▸ Work item
Each entry should be quoted word for word, including every mark of punctuation.

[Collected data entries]
^^^^^^^^

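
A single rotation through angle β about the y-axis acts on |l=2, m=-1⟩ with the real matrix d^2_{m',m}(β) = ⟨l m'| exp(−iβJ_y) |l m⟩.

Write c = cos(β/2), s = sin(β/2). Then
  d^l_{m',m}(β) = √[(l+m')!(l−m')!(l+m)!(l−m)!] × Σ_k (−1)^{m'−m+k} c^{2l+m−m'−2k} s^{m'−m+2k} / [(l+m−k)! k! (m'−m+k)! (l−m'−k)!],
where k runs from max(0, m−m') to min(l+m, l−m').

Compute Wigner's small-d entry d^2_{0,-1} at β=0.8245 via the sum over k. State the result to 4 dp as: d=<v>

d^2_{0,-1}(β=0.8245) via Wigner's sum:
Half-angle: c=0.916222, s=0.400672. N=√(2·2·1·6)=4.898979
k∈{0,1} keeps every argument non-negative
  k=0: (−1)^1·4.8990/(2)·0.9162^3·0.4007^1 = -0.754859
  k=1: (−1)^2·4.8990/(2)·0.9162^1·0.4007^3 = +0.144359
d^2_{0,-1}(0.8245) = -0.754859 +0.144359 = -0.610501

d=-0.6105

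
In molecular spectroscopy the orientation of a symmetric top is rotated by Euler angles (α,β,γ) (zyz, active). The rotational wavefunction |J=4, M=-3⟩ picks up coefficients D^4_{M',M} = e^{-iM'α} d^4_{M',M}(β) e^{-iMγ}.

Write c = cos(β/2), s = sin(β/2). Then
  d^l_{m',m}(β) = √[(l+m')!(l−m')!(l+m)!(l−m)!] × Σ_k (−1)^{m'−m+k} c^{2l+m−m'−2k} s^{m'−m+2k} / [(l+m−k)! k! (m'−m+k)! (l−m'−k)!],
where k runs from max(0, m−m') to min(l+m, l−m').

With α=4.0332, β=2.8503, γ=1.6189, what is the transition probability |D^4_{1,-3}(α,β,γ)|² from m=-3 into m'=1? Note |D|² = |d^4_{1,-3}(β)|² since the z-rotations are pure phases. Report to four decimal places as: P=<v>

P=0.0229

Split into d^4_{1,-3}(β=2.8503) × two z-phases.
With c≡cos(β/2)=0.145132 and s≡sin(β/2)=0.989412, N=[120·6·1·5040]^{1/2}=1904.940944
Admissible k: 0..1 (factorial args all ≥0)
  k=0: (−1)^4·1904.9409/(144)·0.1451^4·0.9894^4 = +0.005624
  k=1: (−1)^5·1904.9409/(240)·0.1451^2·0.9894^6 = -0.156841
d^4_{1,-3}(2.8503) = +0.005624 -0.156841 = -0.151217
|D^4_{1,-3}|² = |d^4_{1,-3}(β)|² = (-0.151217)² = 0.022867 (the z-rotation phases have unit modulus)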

^^^^^^^^

▸ Written response
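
A single rotation through angle β about the y-axis acts on |l=2, m=-1⟩ with the real matrix d^2_{m',m}(β) = ⟨l m'| exp(−iβJ_y) |l m⟩.

Write c = cos(β/2), s = sin(β/2). Then
  d^l_{m',m}(β) = √[(l+m')!(l−m')!(l+m)!(l−m)!] × Σ_k (−1)^{m'−m+k} c^{2l+m−m'−2k} s^{m'−m+2k} / [(l+m−k)! k! (m'−m+k)! (l−m'−k)!],
where k runs from max(0, m−m') to min(l+m, l−m').

Compute Wigner's small-d entry d^2_{0,-1} at β=0.8245 via the sum over k. State the result to 4 dp as: d=<v>

d^2_{0,-1}(β=0.8245) via Wigner's sum:
Half-angle: c=0.916222, s=0.400672. N=√(2·2·1·6)=4.898979
k∈{0,1} keeps every argument non-negative
  k=0: (−1)^1·4.8990/(2)·0.9162^3·0.4007^1 = -0.754859
  k=1: (−1)^2·4.8990/(2)·0.9162^1·0.4007^3 = +0.144359
d^2_{0,-1}(0.8245) = -0.754859 +0.144359 = -0.610501

d=-0.6105

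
In molecular spectroscopy the orientation of a symmetric top is rotated by Euler angles (α,β,γ) (zyz, active). The rotational wavefunction |J=4, M=-3⟩ picks up coefficients D^4_{M',M} = e^{-iM'α} d^4_{M',M}(β) e^{-iMγ}.

Write c = cos(β/2), s = sin(β/2). Then
  d^l_{m',m}(β) = √[(l+m')!(l−m')!(l+m)!(l−m)!] × Σ_k (−1)^{m'−m+k} c^{2l+m−m'−2k} s^{m'−m+2k} / [(l+m−k)! k! (m'−m+k)! (l−m'−k)!],
where k runs from max(0, m−m') to min(l+m, l−m').

With α=4.0332, β=2.8503, γ=1.6189, what is the transition probability |D^4_{1,-3}(α,β,γ)|² from m=-3 into m'=1? Note |D|² = |d^4_{1,-3}(β)|² since the z-rotations are pure phases. Report to four decimal places as: P=<v>

P=0.0229

Split into d^4_{1,-3}(β=2.8503) × two z-phases.
With c≡cos(β/2)=0.145132 and s≡sin(β/2)=0.989412, N=[120·6·1·5040]^{1/2}=1904.940944
Admissible k: 0..1 (factorial args all ≥0)
  k=0: (−1)^4·1904.9409/(144)·0.1451^4·0.9894^4 = +0.005624
  k=1: (−1)^5·1904.9409/(240)·0.1451^2·0.9894^6 = -0.156841
d^4_{1,-3}(2.8503) = +0.005624 -0.156841 = -0.151217
|D^4_{1,-3}|² = |d^4_{1,-3}(β)|² = (-0.151217)² = 0.022867 (the z-rotation phases have unit modulus)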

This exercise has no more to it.